<<<<

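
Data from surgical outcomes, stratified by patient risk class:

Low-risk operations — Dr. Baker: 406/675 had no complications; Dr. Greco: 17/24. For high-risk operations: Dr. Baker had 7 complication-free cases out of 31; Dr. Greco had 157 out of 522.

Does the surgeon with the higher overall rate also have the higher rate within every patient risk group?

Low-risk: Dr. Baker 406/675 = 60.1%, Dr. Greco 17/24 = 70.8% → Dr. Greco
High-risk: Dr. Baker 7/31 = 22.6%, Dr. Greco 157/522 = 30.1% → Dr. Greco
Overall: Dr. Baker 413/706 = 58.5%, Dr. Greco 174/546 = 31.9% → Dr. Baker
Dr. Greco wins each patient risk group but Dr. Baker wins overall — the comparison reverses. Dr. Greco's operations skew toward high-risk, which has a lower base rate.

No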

>>>>
<<<<

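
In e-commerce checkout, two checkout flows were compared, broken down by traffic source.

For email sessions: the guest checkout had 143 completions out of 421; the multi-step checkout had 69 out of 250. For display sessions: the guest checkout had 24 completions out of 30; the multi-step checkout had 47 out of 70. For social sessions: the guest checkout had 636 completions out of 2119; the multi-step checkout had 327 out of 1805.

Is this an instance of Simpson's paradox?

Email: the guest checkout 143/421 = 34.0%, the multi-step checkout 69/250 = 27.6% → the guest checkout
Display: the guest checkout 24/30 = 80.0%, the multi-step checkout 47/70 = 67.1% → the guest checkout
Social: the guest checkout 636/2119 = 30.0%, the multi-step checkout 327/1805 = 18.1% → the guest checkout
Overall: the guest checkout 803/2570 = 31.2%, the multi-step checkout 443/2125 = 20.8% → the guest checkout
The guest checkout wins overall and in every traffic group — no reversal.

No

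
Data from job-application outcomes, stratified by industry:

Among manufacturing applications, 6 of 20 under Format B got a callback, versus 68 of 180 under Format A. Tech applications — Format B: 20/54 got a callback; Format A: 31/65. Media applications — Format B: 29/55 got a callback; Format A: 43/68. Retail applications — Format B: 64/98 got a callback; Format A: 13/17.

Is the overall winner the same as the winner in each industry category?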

>>>>

AIM OF THE EXERCISE: Among the entries above, copy exactly only the lines starting with the one containing "For email sessions: the" and going through the one containing "Is the overall", both ends included.

OUTPUT OF THE TASK:
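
For email sessions: the guest checkout had 143 completions out of 421; the multi-step checkout had 69 out of 250. For display sessions: the guest checkout had 24 completions out of 30; the multi-step checkout had 47 out of 70. For social sessions: the guest checkout had 636 completions out of 2119; the multi-step checkout had 327 out of 1805.

Is this an instance of Simpson's paradox?

Email: the guest checkout 143/421 = 34.0%, the multi-step checkout 69/250 = 27.6% → the guest checkout
Display: the guest checkout 24/30 = 80.0%, the multi-step checkout 47/70 = 67.1% → the guest checkout
Social: the guest checkout 636/2119 = 30.0%, the multi-step checkout 327/1805 = 18.1% → the guest checkout
Overall: the guest checkout 803/2570 = 31.2%, the multi-step checkout 443/2125 = 20.8% → the guest checkout
The guest checkout wins overall and in every traffic group — no reversal.

No

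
Data from job-application outcomes, stratified by industry:

Among manufacturing applications, 6 of 20 under Format B got a callback, versus 68 of 180 under Format A. Tech applications — Format B: 20/54 got a callback; Format A: 31/65. Media applications — Format B: 29/55 got a callback; Format A: 43/68. Retail applications — Format B: 64/98 got a callback; Format A: 13/17.

Is the overall winner the same as the winner in each industry category?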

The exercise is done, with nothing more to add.